About this exercise: Can you retype every record below exactly as written?

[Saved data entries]
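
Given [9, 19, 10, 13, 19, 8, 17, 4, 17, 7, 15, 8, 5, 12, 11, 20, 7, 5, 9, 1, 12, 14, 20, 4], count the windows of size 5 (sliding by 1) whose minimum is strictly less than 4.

9 19 10 13 19 → min 9
19 10 13 19 8 → min 8
10 13 19 8 17 → min 8
13 19 8 17 4 → min 4
19 8 17 4 17 → min 4
8 17 4 17 7 → min 4
17 4 17 7 15 → min 4
4 17 7 15 8 → min 4
17 7 15 8 5 → min 5
7 15 8 5 12 → min 5
15 8 5 12 11 → min 5
8 5 12 11 20 → min 5
5 12 11 20 7 → min 5
12 11 20 7 5 → min 5
11 20 7 5 9 → min 5
20 7 5 9 1 → min 1  < 4 ✓
7 5 9 1 12 → min 1  < 4 ✓
5 9 1 12 14 → min 1  < 4 ✓
9 1 12 14 20 → min 1  < 4 ✓
1 12 14 20 4 → min 1  < 4 ✓
5 windows satisfy the condition.

5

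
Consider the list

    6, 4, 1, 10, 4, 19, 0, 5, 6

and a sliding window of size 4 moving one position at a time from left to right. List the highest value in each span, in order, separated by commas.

(6, 4, 1, 10) → max 10
(4, 1, 10, 4) → max 10
(1, 10, 4, 19) → max 19
(10, 4, 19, 0) → max 19
(4, 19, 0, 5) → max 19
(19, 0, 5, 6) → max 19

10, 10, 19, 19, 19, 19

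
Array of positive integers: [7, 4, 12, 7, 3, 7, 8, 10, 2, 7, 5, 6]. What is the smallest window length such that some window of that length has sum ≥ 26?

add 7: running sum 7 < 26
add 4: running sum 11 < 26
add 12: running sum 23 < 26
add 7: shortest ending here [7, 4, 12, 7] sum 30, len 4
add 3: shortest ending here [4, 12, 7, 3] sum 26, len 4
add 7: shortest ending here [12, 7, 3, 7] sum 29, len 4
add 8: shortest ending here [12, 7, 3, 7, 8] sum 37, len 5
add 10: shortest ending here [3, 7, 8, 10] sum 28, len 4
add 2: shortest ending here [7, 8, 10, 2] sum 27, len 4
add 7: shortest ending here [8, 10, 2, 7] sum 27, len 4
add 5: shortest ending here [8, 10, 2, 7, 5] sum 32, len 5
add 6: shortest ending here [10, 2, 7, 5, 6] sum 30, len 5
Shortest qualifying length: 4.

4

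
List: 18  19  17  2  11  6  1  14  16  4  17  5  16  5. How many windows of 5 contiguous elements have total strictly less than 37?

1

[18, 19, 17, 2, 11] → sum 67
[19, 17, 2, 11, 6] → sum 55
[17, 2, 11, 6, 1] → sum 37
[2, 11, 6, 1, 14] → sum 34  < 37 ✓
[11, 6, 1, 14, 16] → sum 48
[6, 1, 14, 16, 4] → sum 41
[1, 14, 16, 4, 17] → sum 52
[14, 16, 4, 17, 5] → sum 56
[16, 4, 17, 5, 16] → sum 58
[4, 17, 5, 16, 5] → sum 47
1 window satisfy the condition.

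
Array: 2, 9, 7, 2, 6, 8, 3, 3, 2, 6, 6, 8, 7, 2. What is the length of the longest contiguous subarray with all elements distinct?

add 2: [2] len 1
add 9: [2, 9] len 2
add 7: [2, 9, 7] len 3
add 2 (repeat 2, move left end past it): [9, 7, 2] len 3
add 6: [9, 7, 2, 6] len 4
add 8: [9, 7, 2, 6, 8] len 5
add 3: [9, 7, 2, 6, 8, 3] len 6
add 3 (repeat 3, move left end past it): [3] len 1
add 2: [3, 2] len 2
add 6: [3, 2, 6] len 3
add 6 (repeat 6, move left end past it): [6] len 1
add 8: [6, 8] len 2
add 7: [6, 8, 7] len 3
add 2: [6, 8, 7, 2] len 4
Longest all-distinct length: 6.

6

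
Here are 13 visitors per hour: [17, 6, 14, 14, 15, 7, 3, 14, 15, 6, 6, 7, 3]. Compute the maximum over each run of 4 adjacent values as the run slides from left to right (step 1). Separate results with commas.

17, 15, 15, 15, 15, 15, 15, 15, 15, 7

Sliding a size-4 window across the 13 values:
17 6 14 14 → max 17
6 14 14 15 → max 15
14 14 15 7 → max 15
14 15 7 3 → max 15
15 7 3 14 → max 15
7 3 14 15 → max 15
3 14 15 6 → max 15
14 15 6 6 → max 15
15 6 6 7 → max 15
6 6 7 3 → max 7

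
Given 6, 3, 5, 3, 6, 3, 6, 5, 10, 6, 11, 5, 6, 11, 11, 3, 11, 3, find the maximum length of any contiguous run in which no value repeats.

4

[6] len 1
[6, 3] len 2
[6, 3, 5] len 3
[5, 3] len 2
[5, 3, 6] len 3
[6, 3] len 2
[3, 6] len 2
[3, 6, 5] len 3
[3, 6, 5, 10] len 4
[5, 10, 6] len 3
[5, 10, 6, 11] len 4
[10, 6, 11, 5] len 4
[11, 5, 6] len 3
[5, 6, 11] len 3
[11] len 1
[11, 3] len 2
[3, 11] len 2
[11, 3] len 2
Longest all-distinct length: 4.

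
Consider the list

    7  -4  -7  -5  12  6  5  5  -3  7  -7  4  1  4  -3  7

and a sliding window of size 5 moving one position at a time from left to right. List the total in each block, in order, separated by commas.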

Response to this task:
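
Given [9, 19, 10, 13, 19, 8, 17, 4, 17, 7, 15, 8, 5, 12, 11, 20, 7, 5, 9, 1, 12, 14, 20, 4], count the windows of size 5 (sliding by 1) whose minimum is strictly less than 4.

9 19 10 13 19 → min 9
19 10 13 19 8 → min 8
10 13 19 8 17 → min 8
13 19 8 17 4 → min 4
19 8 17 4 17 → min 4
8 17 4 17 7 → min 4
17 4 17 7 15 → min 4
4 17 7 15 8 → min 4
17 7 15 8 5 → min 5
7 15 8 5 12 → min 5
15 8 5 12 11 → min 5
8 5 12 11 20 → min 5
5 12 11 20 7 → min 5
12 11 20 7 5 → min 5
11 20 7 5 9 → min 5
20 7 5 9 1 → min 1  < 4 ✓
7 5 9 1 12 → min 1  < 4 ✓
5 9 1 12 14 → min 1  < 4 ✓
9 1 12 14 20 → min 1  < 4 ✓
1 12 14 20 4 → min 1  < 4 ✓
5 windows satisfy the condition.

5

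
Consider the list

    6, 4, 1, 10, 4, 19, 0, 5, 6

and a sliding window of size 4 moving one position at a time from left to right. List the highest value in each span, in order, separated by commas.

(6, 4, 1, 10) → max 10
(4, 1, 10, 4) → max 10
(1, 10, 4, 19) → max 19
(10, 4, 19, 0) → max 19
(4, 19, 0, 5) → max 19
(19, 0, 5, 6) → max 19

10, 10, 19, 19, 19, 19

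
Array of positive integers: [7, 4, 12, 7, 3, 7, 8, 10, 2, 7, 5, 6]. What is the smallest window length such that some window of that length has sum ≥ 26?

add 7: running sum 7 < 26
add 4: running sum 11 < 26
add 12: running sum 23 < 26
add 7: shortest ending here [7, 4, 12, 7] sum 30, len 4
add 3: shortest ending here [4, 12, 7, 3] sum 26, len 4
add 7: shortest ending here [12, 7, 3, 7] sum 29, len 4
add 8: shortest ending here [12, 7, 3, 7, 8] sum 37, len 5
add 10: shortest ending here [3, 7, 8, 10] sum 28, len 4
add 2: shortest ending here [7, 8, 10, 2] sum 27, len 4
add 7: shortest ending here [8, 10, 2, 7] sum 27, len 4
add 5: shortest ending here [8, 10, 2, 7, 5] sum 32, len 5
add 6: shortest ending here [10, 2, 7, 5, 6] sum 30, len 5
Shortest qualifying length: 4.

4

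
List: 18  19  17  2  11  6  1  14  16  4  17  5  16  5. How many windows of 5 contiguous elements have total strictly less than 37?

1

[18, 19, 17, 2, 11] → sum 67
[19, 17, 2, 11, 6] → sum 55
[17, 2, 11, 6, 1] → sum 37
[2, 11, 6, 1, 14] → sum 34  < 37 ✓
[11, 6, 1, 14, 16] → sum 48
[6, 1, 14, 16, 4] → sum 41
[1, 14, 16, 4, 17] → sum 52
[14, 16, 4, 17, 5] → sum 56
[16, 4, 17, 5, 16] → sum 58
[4, 17, 5, 16, 5] → sum 47
1 window satisfy the condition.

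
Array: 2, 9, 7, 2, 6, 8, 3, 3, 2, 6, 6, 8, 7, 2. What is the length of the longest contiguous subarray with all elements distinct?

add 2: [2] len 1
add 9: [2, 9] len 2
add 7: [2, 9, 7] len 3
add 2 (repeat 2, move left end past it): [9, 7, 2] len 3
add 6: [9, 7, 2, 6] len 4
add 8: [9, 7, 2, 6, 8] len 5
add 3: [9, 7, 2, 6, 8, 3] len 6
add 3 (repeat 3, move left end past it): [3] len 1
add 2: [3, 2] len 2
add 6: [3, 2, 6] len 3
add 6 (repeat 6, move left end past it): [6] len 1
add 8: [6, 8] len 2
add 7: [6, 8, 7] len 3
add 2: [6, 8, 7, 2] len 4
Longest all-distinct length: 6.

6

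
Here are 13 visitors per hour: [17, 6, 14, 14, 15, 7, 3, 14, 15, 6, 6, 7, 3]. Compute the maximum over each run of 4 adjacent values as the run slides from left to right (step 1). Separate results with commas.

17, 15, 15, 15, 15, 15, 15, 15, 15, 7

Sliding a size-4 window across the 13 values:
17 6 14 14 → max 17
6 14 14 15 → max 15
14 14 15 7 → max 15
14 15 7 3 → max 15
15 7 3 14 → max 15
7 3 14 15 → max 15
3 14 15 6 → max 15
14 15 6 6 → max 15
15 6 6 7 → max 15
6 6 7 3 → max 7

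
Given 6, 3, 5, 3, 6, 3, 6, 5, 10, 6, 11, 5, 6, 11, 11, 3, 11, 3, find the maximum length of any contiguous run in which no value repeats.

4

[6] len 1
[6, 3] len 2
[6, 3, 5] len 3
[5, 3] len 2
[5, 3, 6] len 3
[6, 3] len 2
[3, 6] len 2
[3, 6, 5] len 3
[3, 6, 5, 10] len 4
[5, 10, 6] len 3
[5, 10, 6, 11] len 4
[10, 6, 11, 5] len 4
[11, 5, 6] len 3
[5, 6, 11] len 3
[11] len 1
[11, 3] len 2
[3, 11] len 2
[11, 3] len 2
Longest all-distinct length: 4.

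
Consider the list

    7  -4  -7  -5  12  6  5  5  -3  7  -7  4  1  4  -3  7

and a sliding window of size 5 moving one position at a time from left to right. List the total in each block, in order, separated by commas.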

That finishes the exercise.